_What you are asked to do_: Output, exactly as written, the lines of the data below from the one containing "I4 binomial 1F0(a;;x)" to the end.
● ● ● ● ●
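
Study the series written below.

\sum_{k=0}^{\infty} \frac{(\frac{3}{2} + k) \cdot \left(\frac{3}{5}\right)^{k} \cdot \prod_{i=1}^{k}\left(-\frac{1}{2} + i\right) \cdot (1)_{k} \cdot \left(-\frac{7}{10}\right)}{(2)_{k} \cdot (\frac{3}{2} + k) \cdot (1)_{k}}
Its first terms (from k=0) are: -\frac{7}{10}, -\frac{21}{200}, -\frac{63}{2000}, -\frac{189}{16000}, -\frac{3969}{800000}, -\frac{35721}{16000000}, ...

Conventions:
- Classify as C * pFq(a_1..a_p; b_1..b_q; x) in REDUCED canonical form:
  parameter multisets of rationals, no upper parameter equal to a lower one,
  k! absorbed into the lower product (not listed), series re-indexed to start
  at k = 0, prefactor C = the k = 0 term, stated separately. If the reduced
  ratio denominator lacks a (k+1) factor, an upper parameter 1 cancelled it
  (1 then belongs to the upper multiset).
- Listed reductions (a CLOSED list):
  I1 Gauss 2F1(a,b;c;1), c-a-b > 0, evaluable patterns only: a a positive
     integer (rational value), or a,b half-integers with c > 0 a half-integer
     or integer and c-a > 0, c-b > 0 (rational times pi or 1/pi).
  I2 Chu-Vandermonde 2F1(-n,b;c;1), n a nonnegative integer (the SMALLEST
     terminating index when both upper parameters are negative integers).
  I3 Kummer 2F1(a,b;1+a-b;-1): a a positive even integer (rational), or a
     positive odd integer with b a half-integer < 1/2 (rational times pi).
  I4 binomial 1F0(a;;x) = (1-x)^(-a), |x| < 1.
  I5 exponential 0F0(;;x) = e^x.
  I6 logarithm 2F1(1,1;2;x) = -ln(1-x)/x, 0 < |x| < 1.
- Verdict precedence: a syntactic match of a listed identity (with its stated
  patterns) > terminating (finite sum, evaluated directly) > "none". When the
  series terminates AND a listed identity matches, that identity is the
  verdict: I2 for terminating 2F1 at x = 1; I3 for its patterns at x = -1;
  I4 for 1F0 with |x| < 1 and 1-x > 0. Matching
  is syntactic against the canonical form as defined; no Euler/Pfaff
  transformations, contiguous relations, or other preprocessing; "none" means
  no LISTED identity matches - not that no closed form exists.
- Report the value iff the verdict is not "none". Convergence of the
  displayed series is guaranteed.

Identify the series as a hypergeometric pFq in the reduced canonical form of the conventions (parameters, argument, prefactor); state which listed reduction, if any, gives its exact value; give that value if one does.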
● ● ● ● ●
_Exercise response_:
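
  I4 binomial 1F0(a;;x) = (1-x)^(-a), |x| < 1.
  I5 exponential 0F0(;;x) = e^x.
  I6 logarithm 2F1(1,1;2;x) = -ln(1-x)/x, 0 < |x| < 1.
- Verdict precedence: a syntactic match of a listed identity (with its stated
  patterns) > terminating (finite sum, evaluated directly) > "none". When the
  series terminates AND a listed identity matches, that identity is the
  verdict: I2 for terminating 2F1 at x = 1; I3 for its patterns at x = -1;
  I4 for 1F0 with |x| < 1 and 1-x > 0. Matching
  is syntactic against the canonical form as defined; no Euler/Pfaff
  transformations, contiguous relations, or other preprocessing; "none" means
  no LISTED identity matches - not that no closed form exists.
- Report the value iff the verdict is not "none". Convergence of the
  displayed series is guaranteed.

Identify the series as a hypergeometric pFq in the reduced canonical form of the conventions (parameters, argument, prefactor); state which listed reduction, if any, gives its exact value; give that value if one does.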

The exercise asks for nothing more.